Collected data
════════════════════

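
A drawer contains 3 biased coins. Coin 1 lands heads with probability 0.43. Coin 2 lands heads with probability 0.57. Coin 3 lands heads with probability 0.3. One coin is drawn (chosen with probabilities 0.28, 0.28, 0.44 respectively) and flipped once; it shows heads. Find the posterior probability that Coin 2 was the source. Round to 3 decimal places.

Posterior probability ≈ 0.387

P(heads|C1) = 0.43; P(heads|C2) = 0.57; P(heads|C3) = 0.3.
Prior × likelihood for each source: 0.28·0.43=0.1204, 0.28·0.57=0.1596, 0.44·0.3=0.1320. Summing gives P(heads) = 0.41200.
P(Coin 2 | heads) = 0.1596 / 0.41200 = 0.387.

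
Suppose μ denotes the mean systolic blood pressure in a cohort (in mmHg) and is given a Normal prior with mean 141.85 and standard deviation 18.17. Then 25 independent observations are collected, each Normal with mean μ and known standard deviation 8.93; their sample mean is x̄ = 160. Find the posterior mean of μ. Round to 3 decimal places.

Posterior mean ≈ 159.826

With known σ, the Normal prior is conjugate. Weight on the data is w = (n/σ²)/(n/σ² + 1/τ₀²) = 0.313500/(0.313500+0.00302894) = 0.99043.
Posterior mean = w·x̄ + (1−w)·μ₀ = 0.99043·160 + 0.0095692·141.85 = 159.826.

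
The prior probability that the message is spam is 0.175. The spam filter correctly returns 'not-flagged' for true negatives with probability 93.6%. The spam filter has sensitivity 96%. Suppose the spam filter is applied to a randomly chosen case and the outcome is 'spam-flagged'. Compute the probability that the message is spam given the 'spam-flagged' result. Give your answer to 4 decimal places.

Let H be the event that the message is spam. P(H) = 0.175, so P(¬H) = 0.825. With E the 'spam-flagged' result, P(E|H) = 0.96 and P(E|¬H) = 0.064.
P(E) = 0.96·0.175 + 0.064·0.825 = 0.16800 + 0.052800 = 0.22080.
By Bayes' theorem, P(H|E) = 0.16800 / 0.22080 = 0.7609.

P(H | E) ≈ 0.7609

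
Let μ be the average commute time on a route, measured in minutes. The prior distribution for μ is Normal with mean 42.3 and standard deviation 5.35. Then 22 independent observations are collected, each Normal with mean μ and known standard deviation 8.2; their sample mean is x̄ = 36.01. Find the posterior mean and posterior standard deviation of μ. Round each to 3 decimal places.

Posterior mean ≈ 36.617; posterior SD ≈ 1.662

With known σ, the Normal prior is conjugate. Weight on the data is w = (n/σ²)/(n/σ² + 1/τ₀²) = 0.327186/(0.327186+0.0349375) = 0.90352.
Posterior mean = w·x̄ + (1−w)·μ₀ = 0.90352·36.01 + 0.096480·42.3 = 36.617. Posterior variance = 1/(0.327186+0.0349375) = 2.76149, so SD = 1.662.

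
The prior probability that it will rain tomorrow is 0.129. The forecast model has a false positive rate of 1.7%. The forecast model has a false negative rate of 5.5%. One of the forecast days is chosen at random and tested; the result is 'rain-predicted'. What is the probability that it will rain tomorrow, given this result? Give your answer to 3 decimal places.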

════════════════════

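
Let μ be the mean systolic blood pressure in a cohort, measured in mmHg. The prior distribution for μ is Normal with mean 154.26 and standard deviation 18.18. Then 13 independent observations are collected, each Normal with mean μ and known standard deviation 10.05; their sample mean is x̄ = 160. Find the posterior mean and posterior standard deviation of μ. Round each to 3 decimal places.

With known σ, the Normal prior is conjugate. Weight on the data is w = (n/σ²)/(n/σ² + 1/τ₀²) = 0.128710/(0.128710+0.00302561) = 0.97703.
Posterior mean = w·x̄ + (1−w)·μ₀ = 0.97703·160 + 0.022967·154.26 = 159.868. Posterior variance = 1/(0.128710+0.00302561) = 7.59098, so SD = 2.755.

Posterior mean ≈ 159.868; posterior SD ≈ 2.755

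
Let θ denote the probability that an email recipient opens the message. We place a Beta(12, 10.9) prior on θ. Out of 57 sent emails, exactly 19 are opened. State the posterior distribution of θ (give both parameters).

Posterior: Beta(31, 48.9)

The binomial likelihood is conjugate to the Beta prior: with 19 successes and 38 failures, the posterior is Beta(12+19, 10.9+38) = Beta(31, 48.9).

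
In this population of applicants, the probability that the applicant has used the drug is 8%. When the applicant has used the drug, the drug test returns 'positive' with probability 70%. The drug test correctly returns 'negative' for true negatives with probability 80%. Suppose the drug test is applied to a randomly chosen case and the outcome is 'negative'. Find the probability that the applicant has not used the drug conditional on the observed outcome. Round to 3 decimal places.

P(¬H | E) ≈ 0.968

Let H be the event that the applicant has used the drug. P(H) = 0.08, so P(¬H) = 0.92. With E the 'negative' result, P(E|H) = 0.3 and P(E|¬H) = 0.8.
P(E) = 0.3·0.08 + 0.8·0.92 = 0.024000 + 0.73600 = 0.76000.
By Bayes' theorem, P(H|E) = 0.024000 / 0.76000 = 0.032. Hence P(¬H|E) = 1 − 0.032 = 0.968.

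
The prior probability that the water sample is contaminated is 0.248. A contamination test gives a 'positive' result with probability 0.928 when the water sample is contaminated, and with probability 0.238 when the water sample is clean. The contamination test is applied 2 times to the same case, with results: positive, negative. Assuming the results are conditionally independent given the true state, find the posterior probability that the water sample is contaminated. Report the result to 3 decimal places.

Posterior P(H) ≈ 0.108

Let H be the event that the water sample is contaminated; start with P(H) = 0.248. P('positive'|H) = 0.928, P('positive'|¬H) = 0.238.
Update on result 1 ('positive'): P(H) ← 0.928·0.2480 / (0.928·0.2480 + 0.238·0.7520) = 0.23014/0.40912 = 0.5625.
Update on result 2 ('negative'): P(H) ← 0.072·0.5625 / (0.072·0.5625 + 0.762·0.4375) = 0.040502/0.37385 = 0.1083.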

════════════════════

### Aim of the task
The required answer is the exact run of lines above starting at the line with "The prior probability that the message" and ending at the line with "The prior probability that it", with both ends present.

### Answer to this exercise
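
The prior probability that the message is spam is 0.175. The spam filter correctly returns 'not-flagged' for true negatives with probability 93.6%. The spam filter has sensitivity 96%. Suppose the spam filter is applied to a randomly chosen case and the outcome is 'spam-flagged'. Compute the probability that the message is spam given the 'spam-flagged' result. Give your answer to 4 decimal places.

Let H be the event that the message is spam. P(H) = 0.175, so P(¬H) = 0.825. With E the 'spam-flagged' result, P(E|H) = 0.96 and P(E|¬H) = 0.064.
P(E) = 0.96·0.175 + 0.064·0.825 = 0.16800 + 0.052800 = 0.22080.
By Bayes' theorem, P(H|E) = 0.16800 / 0.22080 = 0.7609.

P(H | E) ≈ 0.7609

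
Let μ be the average commute time on a route, measured in minutes. The prior distribution for μ is Normal with mean 42.3 and standard deviation 5.35. Then 22 independent observations are collected, each Normal with mean μ and known standard deviation 8.2; their sample mean is x̄ = 36.01. Find the posterior mean and posterior standard deviation of μ. Round each to 3 decimal places.

Posterior mean ≈ 36.617; posterior SD ≈ 1.662

With known σ, the Normal prior is conjugate. Weight on the data is w = (n/σ²)/(n/σ² + 1/τ₀²) = 0.327186/(0.327186+0.0349375) = 0.90352.
Posterior mean = w·x̄ + (1−w)·μ₀ = 0.90352·36.01 + 0.096480·42.3 = 36.617. Posterior variance = 1/(0.327186+0.0349375) = 2.76149, so SD = 1.662.

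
The prior probability that it will rain tomorrow is 0.129. The forecast model has a false positive rate of 1.7%. The forecast model has a false negative rate of 5.5%. One of the forecast days is chosen at random and tested; the result is 'rain-predicted'. What is the probability that it will rain tomorrow, given this result? Give your answer to 3 decimal places.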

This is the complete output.